* **AVAILABLE RECORDS**

§

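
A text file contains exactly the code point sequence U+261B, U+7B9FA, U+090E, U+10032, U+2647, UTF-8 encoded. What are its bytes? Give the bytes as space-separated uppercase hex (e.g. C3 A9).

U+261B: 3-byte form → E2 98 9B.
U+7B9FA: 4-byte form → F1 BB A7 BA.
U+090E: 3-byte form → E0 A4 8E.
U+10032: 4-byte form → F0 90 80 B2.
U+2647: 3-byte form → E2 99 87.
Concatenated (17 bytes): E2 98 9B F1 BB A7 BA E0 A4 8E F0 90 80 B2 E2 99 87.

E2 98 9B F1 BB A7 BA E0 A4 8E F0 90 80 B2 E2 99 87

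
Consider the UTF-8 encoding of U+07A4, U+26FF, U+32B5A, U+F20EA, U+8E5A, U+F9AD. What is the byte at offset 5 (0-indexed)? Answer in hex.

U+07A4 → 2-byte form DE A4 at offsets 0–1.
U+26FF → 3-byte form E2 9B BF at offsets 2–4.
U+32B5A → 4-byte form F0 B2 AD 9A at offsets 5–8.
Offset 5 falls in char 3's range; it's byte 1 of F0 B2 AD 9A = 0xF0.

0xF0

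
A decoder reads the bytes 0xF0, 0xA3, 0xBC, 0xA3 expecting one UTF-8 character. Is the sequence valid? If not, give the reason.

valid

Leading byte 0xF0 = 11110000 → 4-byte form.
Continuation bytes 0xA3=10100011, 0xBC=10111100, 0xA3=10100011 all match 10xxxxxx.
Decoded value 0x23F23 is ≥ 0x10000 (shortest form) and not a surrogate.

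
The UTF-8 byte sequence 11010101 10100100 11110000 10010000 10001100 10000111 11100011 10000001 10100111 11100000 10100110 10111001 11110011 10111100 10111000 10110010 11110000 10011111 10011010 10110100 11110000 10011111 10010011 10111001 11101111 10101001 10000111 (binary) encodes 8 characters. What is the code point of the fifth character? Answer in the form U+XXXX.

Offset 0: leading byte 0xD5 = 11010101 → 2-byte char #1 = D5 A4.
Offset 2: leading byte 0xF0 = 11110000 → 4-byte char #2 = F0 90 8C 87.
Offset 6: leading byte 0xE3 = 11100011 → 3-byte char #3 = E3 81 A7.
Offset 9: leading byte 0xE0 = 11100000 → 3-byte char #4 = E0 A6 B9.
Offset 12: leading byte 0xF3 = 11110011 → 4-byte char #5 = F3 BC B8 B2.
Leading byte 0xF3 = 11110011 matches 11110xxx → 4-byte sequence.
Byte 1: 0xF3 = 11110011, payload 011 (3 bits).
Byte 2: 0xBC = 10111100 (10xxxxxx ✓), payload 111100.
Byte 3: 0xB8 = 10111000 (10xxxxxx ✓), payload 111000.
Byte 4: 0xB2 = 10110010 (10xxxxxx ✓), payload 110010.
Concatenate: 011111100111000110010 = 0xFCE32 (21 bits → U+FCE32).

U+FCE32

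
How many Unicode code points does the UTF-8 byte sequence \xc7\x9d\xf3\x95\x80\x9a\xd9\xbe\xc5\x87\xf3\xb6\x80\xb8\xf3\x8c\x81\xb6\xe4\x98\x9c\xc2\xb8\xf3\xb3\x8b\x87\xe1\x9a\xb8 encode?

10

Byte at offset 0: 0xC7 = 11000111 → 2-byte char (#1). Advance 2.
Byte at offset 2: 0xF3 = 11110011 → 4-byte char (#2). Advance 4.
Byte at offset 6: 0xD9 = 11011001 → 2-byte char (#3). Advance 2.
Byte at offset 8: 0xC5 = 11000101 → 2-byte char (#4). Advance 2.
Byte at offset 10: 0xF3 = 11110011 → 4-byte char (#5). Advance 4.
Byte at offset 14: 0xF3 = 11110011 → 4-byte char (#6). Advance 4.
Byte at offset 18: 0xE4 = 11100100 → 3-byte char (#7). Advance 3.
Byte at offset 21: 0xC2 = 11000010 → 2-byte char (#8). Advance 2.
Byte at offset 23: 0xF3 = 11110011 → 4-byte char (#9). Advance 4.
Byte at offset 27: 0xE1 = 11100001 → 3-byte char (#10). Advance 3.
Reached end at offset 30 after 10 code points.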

§

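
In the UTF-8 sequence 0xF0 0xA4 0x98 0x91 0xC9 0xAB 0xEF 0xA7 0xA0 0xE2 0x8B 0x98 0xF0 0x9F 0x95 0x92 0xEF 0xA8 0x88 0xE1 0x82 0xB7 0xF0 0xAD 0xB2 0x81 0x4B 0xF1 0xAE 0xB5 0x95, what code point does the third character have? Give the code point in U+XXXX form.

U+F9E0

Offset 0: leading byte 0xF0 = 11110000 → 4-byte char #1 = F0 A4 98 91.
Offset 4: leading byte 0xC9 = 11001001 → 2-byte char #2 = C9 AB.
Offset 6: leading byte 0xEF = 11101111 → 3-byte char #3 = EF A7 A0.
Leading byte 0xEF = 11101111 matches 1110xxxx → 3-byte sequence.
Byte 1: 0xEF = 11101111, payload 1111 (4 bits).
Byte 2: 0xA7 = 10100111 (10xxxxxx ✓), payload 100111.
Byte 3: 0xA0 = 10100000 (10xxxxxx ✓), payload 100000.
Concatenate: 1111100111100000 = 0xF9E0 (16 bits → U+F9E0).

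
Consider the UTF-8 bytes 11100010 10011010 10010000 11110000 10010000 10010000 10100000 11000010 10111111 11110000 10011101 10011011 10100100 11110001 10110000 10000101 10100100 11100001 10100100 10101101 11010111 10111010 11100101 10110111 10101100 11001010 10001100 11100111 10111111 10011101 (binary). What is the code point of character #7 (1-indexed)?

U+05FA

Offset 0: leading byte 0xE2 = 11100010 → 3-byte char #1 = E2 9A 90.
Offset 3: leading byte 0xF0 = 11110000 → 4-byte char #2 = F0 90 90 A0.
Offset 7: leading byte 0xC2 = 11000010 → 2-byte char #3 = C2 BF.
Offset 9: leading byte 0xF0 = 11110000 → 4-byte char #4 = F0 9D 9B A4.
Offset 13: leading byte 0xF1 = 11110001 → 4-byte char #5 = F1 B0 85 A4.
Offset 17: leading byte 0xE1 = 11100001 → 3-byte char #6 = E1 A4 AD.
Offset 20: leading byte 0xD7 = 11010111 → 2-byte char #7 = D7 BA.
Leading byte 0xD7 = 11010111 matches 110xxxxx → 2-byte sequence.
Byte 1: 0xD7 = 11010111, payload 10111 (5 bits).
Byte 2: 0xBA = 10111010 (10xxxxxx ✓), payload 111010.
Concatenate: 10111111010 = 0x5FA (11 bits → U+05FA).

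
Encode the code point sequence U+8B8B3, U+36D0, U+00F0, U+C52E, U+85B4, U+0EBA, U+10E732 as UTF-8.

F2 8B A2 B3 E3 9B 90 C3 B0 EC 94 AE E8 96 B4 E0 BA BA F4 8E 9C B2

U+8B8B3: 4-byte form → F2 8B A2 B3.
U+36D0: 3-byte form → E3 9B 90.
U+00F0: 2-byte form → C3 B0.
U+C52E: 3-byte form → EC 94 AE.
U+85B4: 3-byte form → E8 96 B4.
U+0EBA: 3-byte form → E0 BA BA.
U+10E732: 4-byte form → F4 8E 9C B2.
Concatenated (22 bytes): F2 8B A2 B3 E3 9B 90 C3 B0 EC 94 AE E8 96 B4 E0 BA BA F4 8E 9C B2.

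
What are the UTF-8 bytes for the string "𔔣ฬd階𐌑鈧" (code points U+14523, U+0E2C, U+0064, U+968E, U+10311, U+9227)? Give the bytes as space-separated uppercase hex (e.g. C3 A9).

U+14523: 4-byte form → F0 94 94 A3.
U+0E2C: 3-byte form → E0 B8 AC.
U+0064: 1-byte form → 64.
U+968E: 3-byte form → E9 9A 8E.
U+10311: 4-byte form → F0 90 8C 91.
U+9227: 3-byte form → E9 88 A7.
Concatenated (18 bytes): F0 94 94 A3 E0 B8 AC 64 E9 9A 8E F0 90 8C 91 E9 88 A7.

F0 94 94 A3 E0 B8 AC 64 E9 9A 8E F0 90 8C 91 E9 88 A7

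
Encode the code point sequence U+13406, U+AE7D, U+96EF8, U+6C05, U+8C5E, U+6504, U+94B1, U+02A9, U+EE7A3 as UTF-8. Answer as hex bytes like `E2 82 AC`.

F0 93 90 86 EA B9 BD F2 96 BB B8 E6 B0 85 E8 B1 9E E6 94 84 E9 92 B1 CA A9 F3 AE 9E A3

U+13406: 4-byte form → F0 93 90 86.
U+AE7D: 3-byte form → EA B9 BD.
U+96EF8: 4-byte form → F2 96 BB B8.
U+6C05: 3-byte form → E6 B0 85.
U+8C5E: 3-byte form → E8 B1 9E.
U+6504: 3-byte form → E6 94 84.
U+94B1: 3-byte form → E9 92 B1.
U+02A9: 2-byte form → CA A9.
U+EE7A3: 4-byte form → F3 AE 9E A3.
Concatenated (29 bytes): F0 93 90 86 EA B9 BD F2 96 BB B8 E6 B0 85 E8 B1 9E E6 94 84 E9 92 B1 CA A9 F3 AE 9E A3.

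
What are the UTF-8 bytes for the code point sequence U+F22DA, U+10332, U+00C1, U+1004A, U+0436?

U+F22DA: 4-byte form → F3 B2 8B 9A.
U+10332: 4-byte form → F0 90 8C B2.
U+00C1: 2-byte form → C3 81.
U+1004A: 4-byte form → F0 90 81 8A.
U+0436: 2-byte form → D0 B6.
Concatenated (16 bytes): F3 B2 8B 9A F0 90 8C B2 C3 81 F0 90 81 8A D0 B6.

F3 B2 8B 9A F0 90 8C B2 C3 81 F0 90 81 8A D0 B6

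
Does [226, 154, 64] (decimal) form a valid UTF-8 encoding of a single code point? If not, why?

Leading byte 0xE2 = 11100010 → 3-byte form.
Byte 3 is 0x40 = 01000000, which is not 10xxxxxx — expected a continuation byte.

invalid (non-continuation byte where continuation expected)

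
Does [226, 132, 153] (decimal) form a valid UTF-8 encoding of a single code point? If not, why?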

§

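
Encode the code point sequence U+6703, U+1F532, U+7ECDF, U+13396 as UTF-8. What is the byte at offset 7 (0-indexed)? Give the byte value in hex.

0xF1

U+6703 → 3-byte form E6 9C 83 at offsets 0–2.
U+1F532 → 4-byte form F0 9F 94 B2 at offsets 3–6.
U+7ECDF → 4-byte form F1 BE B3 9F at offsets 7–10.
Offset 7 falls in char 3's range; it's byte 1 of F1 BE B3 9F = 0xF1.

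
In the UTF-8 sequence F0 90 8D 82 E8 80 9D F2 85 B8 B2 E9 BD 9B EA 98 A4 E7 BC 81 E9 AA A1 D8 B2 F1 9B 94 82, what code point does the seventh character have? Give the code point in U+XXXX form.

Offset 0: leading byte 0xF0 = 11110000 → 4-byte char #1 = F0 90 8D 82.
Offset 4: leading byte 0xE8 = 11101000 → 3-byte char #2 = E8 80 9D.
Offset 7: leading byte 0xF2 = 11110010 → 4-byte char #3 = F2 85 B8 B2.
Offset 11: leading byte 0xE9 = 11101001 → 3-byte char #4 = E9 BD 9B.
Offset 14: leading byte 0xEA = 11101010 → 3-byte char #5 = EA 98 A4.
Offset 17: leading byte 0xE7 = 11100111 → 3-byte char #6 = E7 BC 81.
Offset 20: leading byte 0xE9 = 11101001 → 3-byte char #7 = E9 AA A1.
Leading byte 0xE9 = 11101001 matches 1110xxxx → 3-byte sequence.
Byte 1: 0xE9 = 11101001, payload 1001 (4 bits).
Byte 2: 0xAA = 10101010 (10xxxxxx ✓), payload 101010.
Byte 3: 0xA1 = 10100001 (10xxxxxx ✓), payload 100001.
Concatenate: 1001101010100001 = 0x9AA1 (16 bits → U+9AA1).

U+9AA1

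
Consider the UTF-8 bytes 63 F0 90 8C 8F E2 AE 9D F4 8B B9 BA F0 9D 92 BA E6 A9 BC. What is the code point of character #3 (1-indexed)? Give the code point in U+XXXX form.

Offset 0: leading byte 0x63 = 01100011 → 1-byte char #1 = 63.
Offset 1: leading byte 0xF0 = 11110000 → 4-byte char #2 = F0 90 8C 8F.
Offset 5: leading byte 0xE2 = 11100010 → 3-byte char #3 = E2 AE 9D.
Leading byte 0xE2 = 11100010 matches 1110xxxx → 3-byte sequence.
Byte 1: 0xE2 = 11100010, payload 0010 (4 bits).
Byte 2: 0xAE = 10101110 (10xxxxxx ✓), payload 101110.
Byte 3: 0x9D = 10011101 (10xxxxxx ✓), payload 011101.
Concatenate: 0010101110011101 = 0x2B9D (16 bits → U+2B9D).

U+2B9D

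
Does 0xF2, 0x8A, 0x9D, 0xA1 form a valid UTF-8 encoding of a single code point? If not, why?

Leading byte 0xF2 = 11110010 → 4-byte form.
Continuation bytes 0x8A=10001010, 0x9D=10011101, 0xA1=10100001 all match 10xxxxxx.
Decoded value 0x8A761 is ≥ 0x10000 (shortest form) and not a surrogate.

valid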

§

Within the material above, output exactly the lines from the one with "What are the UTF-8 bytes for the code" through the one with "Does [226, 132, 153]", end lines included, and nothing besides.

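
What are the UTF-8 bytes for the code point sequence U+F22DA, U+10332, U+00C1, U+1004A, U+0436?

U+F22DA: 4-byte form → F3 B2 8B 9A.
U+10332: 4-byte form → F0 90 8C B2.
U+00C1: 2-byte form → C3 81.
U+1004A: 4-byte form → F0 90 81 8A.
U+0436: 2-byte form → D0 B6.
Concatenated (16 bytes): F3 B2 8B 9A F0 90 8C B2 C3 81 F0 90 81 8A D0 B6.

F3 B2 8B 9A F0 90 8C B2 C3 81 F0 90 81 8A D0 B6

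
Does [226, 154, 64] (decimal) form a valid UTF-8 encoding of a single code point? If not, why?

Leading byte 0xE2 = 11100010 → 3-byte form.
Byte 3 is 0x40 = 01000000, which is not 10xxxxxx — expected a continuation byte.

invalid (non-continuation byte where continuation expected)

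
Does [226, 132, 153] (decimal) form a valid UTF-8 encoding of a single code point? If not, why?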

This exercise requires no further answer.